With no line omitted, restate the records below exactly as they appear.

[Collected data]
------

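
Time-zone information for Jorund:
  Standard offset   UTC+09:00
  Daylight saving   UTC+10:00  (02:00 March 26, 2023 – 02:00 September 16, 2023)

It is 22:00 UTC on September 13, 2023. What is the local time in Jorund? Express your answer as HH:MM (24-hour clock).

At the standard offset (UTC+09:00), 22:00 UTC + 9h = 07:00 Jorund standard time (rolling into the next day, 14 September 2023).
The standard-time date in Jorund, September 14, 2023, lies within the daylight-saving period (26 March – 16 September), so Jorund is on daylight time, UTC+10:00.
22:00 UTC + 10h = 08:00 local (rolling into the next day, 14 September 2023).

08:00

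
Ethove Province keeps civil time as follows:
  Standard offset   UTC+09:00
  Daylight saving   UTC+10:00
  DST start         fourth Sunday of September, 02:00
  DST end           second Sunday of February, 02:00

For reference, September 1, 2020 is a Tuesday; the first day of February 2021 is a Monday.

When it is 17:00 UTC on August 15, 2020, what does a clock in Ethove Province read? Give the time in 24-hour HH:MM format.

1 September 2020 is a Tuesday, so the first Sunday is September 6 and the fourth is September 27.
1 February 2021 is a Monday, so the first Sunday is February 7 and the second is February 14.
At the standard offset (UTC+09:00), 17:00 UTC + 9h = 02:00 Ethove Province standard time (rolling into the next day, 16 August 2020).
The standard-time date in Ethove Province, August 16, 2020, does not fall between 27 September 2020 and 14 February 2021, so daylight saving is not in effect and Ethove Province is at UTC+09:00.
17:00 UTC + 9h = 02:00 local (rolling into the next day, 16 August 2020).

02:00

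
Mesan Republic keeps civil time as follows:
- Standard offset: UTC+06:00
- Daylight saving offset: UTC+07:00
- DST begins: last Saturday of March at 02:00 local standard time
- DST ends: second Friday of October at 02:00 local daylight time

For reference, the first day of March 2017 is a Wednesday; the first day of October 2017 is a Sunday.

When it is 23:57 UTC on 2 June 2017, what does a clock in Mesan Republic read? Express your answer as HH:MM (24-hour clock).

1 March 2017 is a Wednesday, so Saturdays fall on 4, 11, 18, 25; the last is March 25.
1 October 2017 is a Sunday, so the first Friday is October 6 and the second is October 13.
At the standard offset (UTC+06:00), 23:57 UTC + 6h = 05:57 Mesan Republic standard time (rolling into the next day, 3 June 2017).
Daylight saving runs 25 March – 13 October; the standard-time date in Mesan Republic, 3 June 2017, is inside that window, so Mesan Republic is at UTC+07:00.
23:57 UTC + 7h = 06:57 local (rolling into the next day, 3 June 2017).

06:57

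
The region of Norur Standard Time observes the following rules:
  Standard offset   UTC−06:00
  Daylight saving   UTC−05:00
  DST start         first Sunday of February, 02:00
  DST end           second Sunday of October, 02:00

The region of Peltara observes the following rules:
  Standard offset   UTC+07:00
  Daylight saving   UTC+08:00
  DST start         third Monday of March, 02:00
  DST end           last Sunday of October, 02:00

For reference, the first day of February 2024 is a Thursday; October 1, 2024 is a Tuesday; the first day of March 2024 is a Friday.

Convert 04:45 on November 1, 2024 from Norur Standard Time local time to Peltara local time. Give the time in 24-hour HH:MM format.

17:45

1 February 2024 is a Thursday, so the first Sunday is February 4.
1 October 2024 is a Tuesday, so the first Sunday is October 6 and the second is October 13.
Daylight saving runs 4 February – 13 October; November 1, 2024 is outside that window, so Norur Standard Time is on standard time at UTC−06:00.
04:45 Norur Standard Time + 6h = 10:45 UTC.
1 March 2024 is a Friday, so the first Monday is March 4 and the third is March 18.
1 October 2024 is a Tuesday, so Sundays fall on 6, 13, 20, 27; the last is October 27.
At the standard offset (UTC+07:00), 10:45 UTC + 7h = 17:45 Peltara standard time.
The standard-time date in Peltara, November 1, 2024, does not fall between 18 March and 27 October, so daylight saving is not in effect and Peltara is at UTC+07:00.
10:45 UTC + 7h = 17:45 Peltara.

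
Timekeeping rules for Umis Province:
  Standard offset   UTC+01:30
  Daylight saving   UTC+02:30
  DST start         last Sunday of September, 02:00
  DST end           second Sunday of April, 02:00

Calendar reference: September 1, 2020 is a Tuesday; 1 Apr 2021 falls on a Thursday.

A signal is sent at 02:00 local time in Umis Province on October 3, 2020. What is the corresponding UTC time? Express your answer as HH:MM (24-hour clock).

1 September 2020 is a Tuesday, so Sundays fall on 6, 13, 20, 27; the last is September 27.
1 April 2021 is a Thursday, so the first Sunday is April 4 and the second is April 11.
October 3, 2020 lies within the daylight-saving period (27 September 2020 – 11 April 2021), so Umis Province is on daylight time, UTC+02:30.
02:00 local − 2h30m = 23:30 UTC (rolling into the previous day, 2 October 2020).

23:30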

------

> _Solution for this problem_
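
Time-zone information for Jorund:
  Standard offset   UTC+09:00
  Daylight saving   UTC+10:00  (02:00 March 26, 2023 – 02:00 September 16, 2023)

It is 22:00 UTC on September 13, 2023. What is the local time in Jorund? Express your answer as HH:MM (24-hour clock).

At the standard offset (UTC+09:00), 22:00 UTC + 9h = 07:00 Jorund standard time (rolling into the next day, 14 September 2023).
The standard-time date in Jorund, September 14, 2023, lies within the daylight-saving period (26 March – 16 September), so Jorund is on daylight time, UTC+10:00.
22:00 UTC + 10h = 08:00 local (rolling into the next day, 14 September 2023).

08:00

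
Ethove Province keeps civil time as follows:
  Standard offset   UTC+09:00
  Daylight saving   UTC+10:00
  DST start         fourth Sunday of September, 02:00
  DST end           second Sunday of February, 02:00

For reference, September 1, 2020 is a Tuesday; the first day of February 2021 is a Monday.

When it is 17:00 UTC on August 15, 2020, what does a clock in Ethove Province read? Give the time in 24-hour HH:MM format.

1 September 2020 is a Tuesday, so the first Sunday is September 6 and the fourth is September 27.
1 February 2021 is a Monday, so the first Sunday is February 7 and the second is February 14.
At the standard offset (UTC+09:00), 17:00 UTC + 9h = 02:00 Ethove Province standard time (rolling into the next day, 16 August 2020).
The standard-time date in Ethove Province, August 16, 2020, does not fall between 27 September 2020 and 14 February 2021, so daylight saving is not in effect and Ethove Province is at UTC+09:00.
17:00 UTC + 9h = 02:00 local (rolling into the next day, 16 August 2020).

02:00

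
Mesan Republic keeps civil time as follows:
- Standard offset: UTC+06:00
- Daylight saving offset: UTC+07:00
- DST begins: last Saturday of March at 02:00 local standard time
- DST ends: second Friday of October at 02:00 local daylight time

For reference, the first day of March 2017 is a Wednesday; the first day of October 2017 is a Sunday.

When it is 23:57 UTC on 2 June 2017, what does a clock in Mesan Republic read? Express your answer as HH:MM (24-hour clock).

1 March 2017 is a Wednesday, so Saturdays fall on 4, 11, 18, 25; the last is March 25.
1 October 2017 is a Sunday, so the first Friday is October 6 and the second is October 13.
At the standard offset (UTC+06:00), 23:57 UTC + 6h = 05:57 Mesan Republic standard time (rolling into the next day, 3 June 2017).
Daylight saving runs 25 March – 13 October; the standard-time date in Mesan Republic, 3 June 2017, is inside that window, so Mesan Republic is at UTC+07:00.
23:57 UTC + 7h = 06:57 local (rolling into the next day, 3 June 2017).

06:57

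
The region of Norur Standard Time observes the following rules:
  Standard offset   UTC−06:00
  Daylight saving   UTC−05:00
  DST start         first Sunday of February, 02:00
  DST end           second Sunday of October, 02:00

The region of Peltara observes the following rules:
  Standard offset   UTC+07:00
  Daylight saving   UTC+08:00
  DST start         third Monday of March, 02:00
  DST end           last Sunday of October, 02:00

For reference, the first day of February 2024 is a Thursday; October 1, 2024 is a Tuesday; the first day of March 2024 is a Friday.

Convert 04:45 on November 1, 2024 from Norur Standard Time local time to Peltara local time. Give the time in 24-hour HH:MM format.

17:45

1 February 2024 is a Thursday, so the first Sunday is February 4.
1 October 2024 is a Tuesday, so the first Sunday is October 6 and the second is October 13.
Daylight saving runs 4 February – 13 October; November 1, 2024 is outside that window, so Norur Standard Time is on standard time at UTC−06:00.
04:45 Norur Standard Time + 6h = 10:45 UTC.
1 March 2024 is a Friday, so the first Monday is March 4 and the third is March 18.
1 October 2024 is a Tuesday, so Sundays fall on 6, 13, 20, 27; the last is October 27.
At the standard offset (UTC+07:00), 10:45 UTC + 7h = 17:45 Peltara standard time.
The standard-time date in Peltara, November 1, 2024, does not fall between 18 March and 27 October, so daylight saving is not in effect and Peltara is at UTC+07:00.
10:45 UTC + 7h = 17:45 Peltara.

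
Timekeeping rules for Umis Province:
  Standard offset   UTC+01:30
  Daylight saving   UTC+02:30
  DST start         last Sunday of September, 02:00
  DST end           second Sunday of April, 02:00

Calendar reference: September 1, 2020 is a Tuesday; 1 Apr 2021 falls on a Thursday.

A signal is sent at 02:00 local time in Umis Province on October 3, 2020. What is the corresponding UTC time? Express your answer as HH:MM (24-hour clock).

1 September 2020 is a Tuesday, so Sundays fall on 6, 13, 20, 27; the last is September 27.
1 April 2021 is a Thursday, so the first Sunday is April 4 and the second is April 11.
October 3, 2020 lies within the daylight-saving period (27 September 2020 – 11 April 2021), so Umis Province is on daylight time, UTC+02:30.
02:00 local − 2h30m = 23:30 UTC (rolling into the previous day, 2 October 2020).

23:30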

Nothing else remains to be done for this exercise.